··· Information supplied ···

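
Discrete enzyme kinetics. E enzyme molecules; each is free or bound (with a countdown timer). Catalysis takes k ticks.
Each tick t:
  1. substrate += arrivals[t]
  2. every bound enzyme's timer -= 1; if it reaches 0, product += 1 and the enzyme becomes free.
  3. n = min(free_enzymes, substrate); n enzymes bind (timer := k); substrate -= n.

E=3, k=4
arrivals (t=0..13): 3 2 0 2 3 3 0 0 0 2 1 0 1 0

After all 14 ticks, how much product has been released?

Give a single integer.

Answer: 9

Derivation:
t=0: arr=3 -> substrate=0 bound=3 product=0
t=1: arr=2 -> substrate=2 bound=3 product=0
t=2: arr=0 -> substrate=2 bound=3 product=0
t=3: arr=2 -> substrate=4 bound=3 product=0
t=4: arr=3 -> substrate=4 bound=3 product=3
t=5: arr=3 -> substrate=7 bound=3 product=3
t=6: arr=0 -> substrate=7 bound=3 product=3
t=7: arr=0 -> substrate=7 bound=3 product=3
t=8: arr=0 -> substrate=4 bound=3 product=6
t=9: arr=2 -> substrate=6 bound=3 product=6
t=10: arr=1 -> substrate=7 bound=3 product=6
t=11: arr=0 -> substrate=7 bound=3 product=6
t=12: arr=1 -> substrate=5 bound=3 product=9
t=13: arr=0 -> substrate=5 bound=3 product=9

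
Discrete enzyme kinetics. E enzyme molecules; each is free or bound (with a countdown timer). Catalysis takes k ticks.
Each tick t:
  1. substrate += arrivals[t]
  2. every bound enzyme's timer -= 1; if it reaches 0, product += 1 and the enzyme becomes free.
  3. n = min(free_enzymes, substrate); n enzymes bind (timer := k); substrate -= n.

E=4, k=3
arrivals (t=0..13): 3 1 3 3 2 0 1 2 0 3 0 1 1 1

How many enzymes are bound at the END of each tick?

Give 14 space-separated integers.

t=0: arr=3 -> substrate=0 bound=3 product=0
t=1: arr=1 -> substrate=0 bound=4 product=0
t=2: arr=3 -> substrate=3 bound=4 product=0
t=3: arr=3 -> substrate=3 bound=4 product=3
t=4: arr=2 -> substrate=4 bound=4 product=4
t=5: arr=0 -> substrate=4 bound=4 product=4
t=6: arr=1 -> substrate=2 bound=4 product=7
t=7: arr=2 -> substrate=3 bound=4 product=8
t=8: arr=0 -> substrate=3 bound=4 product=8
t=9: arr=3 -> substrate=3 bound=4 product=11
t=10: arr=0 -> substrate=2 bound=4 product=12
t=11: arr=1 -> substrate=3 bound=4 product=12
t=12: arr=1 -> substrate=1 bound=4 product=15
t=13: arr=1 -> substrate=1 bound=4 product=16

Answer: 3 4 4 4 4 4 4 4 4 4 4 4 4 4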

···

- About this task -
The lines to copy run from the first line of the entries to the line containing "How many enzymes"; copy them exactly and output nothing else.

- Exercise result -
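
Discrete enzyme kinetics. E enzyme molecules; each is free or bound (with a countdown timer). Catalysis takes k ticks.
Each tick t:
  1. substrate += arrivals[t]
  2. every bound enzyme's timer -= 1; if it reaches 0, product += 1 and the enzyme becomes free.
  3. n = min(free_enzymes, substrate); n enzymes bind (timer := k); substrate -= n.

E=3, k=4
arrivals (t=0..13): 3 2 0 2 3 3 0 0 0 2 1 0 1 0

After all 14 ticks, how much product has been released?

Give a single integer.

Answer: 9

Derivation:
t=0: arr=3 -> substrate=0 bound=3 product=0
t=1: arr=2 -> substrate=2 bound=3 product=0
t=2: arr=0 -> substrate=2 bound=3 product=0
t=3: arr=2 -> substrate=4 bound=3 product=0
t=4: arr=3 -> substrate=4 bound=3 product=3
t=5: arr=3 -> substrate=7 bound=3 product=3
t=6: arr=0 -> substrate=7 bound=3 product=3
t=7: arr=0 -> substrate=7 bound=3 product=3
t=8: arr=0 -> substrate=4 bound=3 product=6
t=9: arr=2 -> substrate=6 bound=3 product=6
t=10: arr=1 -> substrate=7 bound=3 product=6
t=11: arr=0 -> substrate=7 bound=3 product=6
t=12: arr=1 -> substrate=5 bound=3 product=9
t=13: arr=0 -> substrate=5 bound=3 product=9

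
Discrete enzyme kinetics. E enzyme molecules; each is free or bound (with a countdown timer). Catalysis takes k ticks.
Each tick t:
  1. substrate += arrivals[t]
  2. every bound enzyme's timer -= 1; if it reaches 0, product += 1 and the enzyme becomes free.
  3. n = min(free_enzymes, substrate); n enzymes bind (timer := k); substrate -= n.

E=4, k=3
arrivals (t=0..13): 3 1 3 3 2 0 1 2 0 3 0 1 1 1

How many enzymes are bound at the END of each tick?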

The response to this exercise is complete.